# [THE RECORDS]
== Segment start ==

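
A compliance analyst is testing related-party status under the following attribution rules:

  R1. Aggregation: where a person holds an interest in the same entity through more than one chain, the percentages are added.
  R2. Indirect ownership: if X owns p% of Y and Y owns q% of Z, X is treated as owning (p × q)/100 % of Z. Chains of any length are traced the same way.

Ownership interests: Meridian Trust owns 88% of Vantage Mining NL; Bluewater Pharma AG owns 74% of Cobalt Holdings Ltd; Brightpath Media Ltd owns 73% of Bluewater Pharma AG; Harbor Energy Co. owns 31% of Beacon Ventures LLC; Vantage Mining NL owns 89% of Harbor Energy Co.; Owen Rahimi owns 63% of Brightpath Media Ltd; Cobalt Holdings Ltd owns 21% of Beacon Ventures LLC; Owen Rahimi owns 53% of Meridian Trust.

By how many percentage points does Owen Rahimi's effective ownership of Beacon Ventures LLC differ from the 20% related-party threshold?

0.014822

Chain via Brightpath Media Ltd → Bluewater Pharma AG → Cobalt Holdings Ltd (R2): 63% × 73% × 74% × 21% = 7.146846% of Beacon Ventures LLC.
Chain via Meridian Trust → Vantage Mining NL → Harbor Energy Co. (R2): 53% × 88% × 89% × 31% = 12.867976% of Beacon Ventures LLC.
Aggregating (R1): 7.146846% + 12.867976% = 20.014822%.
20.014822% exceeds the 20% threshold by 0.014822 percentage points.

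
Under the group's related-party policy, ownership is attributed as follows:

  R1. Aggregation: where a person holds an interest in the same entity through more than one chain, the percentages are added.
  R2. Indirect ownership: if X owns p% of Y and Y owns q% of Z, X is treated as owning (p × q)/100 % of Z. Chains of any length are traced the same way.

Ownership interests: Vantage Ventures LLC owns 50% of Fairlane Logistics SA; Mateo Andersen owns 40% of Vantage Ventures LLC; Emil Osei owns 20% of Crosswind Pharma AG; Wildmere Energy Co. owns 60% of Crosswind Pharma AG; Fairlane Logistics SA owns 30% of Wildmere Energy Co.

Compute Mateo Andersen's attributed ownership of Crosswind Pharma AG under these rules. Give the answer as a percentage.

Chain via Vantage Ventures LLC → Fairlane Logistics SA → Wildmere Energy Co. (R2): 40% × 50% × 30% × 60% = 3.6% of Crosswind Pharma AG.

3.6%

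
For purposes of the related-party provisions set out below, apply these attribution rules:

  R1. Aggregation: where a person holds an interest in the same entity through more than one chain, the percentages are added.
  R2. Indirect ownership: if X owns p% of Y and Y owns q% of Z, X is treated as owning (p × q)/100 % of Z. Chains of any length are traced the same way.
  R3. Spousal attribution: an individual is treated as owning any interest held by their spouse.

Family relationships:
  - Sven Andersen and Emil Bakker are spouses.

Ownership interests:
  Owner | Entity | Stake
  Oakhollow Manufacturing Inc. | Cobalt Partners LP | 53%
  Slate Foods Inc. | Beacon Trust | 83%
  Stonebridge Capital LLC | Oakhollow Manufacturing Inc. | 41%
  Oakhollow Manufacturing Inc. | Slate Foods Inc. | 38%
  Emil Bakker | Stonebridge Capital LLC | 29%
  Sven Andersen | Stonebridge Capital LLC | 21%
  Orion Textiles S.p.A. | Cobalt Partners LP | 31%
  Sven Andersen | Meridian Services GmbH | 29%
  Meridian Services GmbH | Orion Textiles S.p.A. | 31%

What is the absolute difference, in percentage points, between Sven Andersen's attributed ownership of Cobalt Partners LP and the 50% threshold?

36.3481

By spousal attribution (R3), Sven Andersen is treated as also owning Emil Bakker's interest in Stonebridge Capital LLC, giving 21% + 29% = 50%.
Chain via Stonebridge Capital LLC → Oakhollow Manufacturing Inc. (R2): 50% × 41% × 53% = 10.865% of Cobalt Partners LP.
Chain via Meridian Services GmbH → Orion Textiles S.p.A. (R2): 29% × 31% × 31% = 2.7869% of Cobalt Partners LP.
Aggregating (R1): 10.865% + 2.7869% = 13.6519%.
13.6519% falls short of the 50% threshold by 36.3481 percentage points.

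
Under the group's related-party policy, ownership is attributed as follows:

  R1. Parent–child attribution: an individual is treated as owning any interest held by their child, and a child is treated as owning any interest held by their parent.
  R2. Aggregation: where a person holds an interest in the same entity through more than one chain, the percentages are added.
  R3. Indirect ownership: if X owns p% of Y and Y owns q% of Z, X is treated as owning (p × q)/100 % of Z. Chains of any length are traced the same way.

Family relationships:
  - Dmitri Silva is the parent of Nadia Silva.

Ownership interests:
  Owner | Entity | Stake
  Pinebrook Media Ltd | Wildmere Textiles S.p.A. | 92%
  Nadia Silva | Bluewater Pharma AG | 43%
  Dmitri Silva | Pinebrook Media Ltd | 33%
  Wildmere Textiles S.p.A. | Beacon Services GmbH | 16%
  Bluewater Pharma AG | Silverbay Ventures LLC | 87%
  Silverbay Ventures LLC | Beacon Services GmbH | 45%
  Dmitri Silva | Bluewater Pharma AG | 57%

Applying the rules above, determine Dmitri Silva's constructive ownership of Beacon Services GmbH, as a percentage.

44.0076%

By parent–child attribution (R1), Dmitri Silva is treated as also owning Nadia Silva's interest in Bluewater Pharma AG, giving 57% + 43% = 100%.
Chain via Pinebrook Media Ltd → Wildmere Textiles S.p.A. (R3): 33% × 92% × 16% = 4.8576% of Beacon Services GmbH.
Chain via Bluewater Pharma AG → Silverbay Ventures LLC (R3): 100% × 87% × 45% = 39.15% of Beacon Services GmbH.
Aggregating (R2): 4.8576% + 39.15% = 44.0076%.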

== Segment end ==

# [TASK DESCRIPTION]
Each line from the start of the listing through the line with "For purposes of" is to be restated verbatim, both ends included.

# [SOLUTION TO THIS PROBLEM]
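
A compliance analyst is testing related-party status under the following attribution rules:

  R1. Aggregation: where a person holds an interest in the same entity through more than one chain, the percentages are added.
  R2. Indirect ownership: if X owns p% of Y and Y owns q% of Z, X is treated as owning (p × q)/100 % of Z. Chains of any length are traced the same way.

Ownership interests: Meridian Trust owns 88% of Vantage Mining NL; Bluewater Pharma AG owns 74% of Cobalt Holdings Ltd; Brightpath Media Ltd owns 73% of Bluewater Pharma AG; Harbor Energy Co. owns 31% of Beacon Ventures LLC; Vantage Mining NL owns 89% of Harbor Energy Co.; Owen Rahimi owns 63% of Brightpath Media Ltd; Cobalt Holdings Ltd owns 21% of Beacon Ventures LLC; Owen Rahimi owns 53% of Meridian Trust.

By how many percentage points does Owen Rahimi's effective ownership of Beacon Ventures LLC differ from the 20% related-party threshold?

0.014822

Chain via Brightpath Media Ltd → Bluewater Pharma AG → Cobalt Holdings Ltd (R2): 63% × 73% × 74% × 21% = 7.146846% of Beacon Ventures LLC.
Chain via Meridian Trust → Vantage Mining NL → Harbor Energy Co. (R2): 53% × 88% × 89% × 31% = 12.867976% of Beacon Ventures LLC.
Aggregating (R1): 7.146846% + 12.867976% = 20.014822%.
20.014822% exceeds the 20% threshold by 0.014822 percentage points.

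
Under the group's related-party policy, ownership is attributed as follows:

  R1. Aggregation: where a person holds an interest in the same entity through more than one chain, the percentages are added.
  R2. Indirect ownership: if X owns p% of Y and Y owns q% of Z, X is treated as owning (p × q)/100 % of Z. Chains of any length are traced the same way.

Ownership interests: Vantage Ventures LLC owns 50% of Fairlane Logistics SA; Mateo Andersen owns 40% of Vantage Ventures LLC; Emil Osei owns 20% of Crosswind Pharma AG; Wildmere Energy Co. owns 60% of Crosswind Pharma AG; Fairlane Logistics SA owns 30% of Wildmere Energy Co.

Compute Mateo Andersen's attributed ownership of Crosswind Pharma AG under these rules. Give the answer as a percentage.

Chain via Vantage Ventures LLC → Fairlane Logistics SA → Wildmere Energy Co. (R2): 40% × 50% × 30% × 60% = 3.6% of Crosswind Pharma AG.

3.6%

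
For purposes of the related-party provisions set out below, apply these attribution rules: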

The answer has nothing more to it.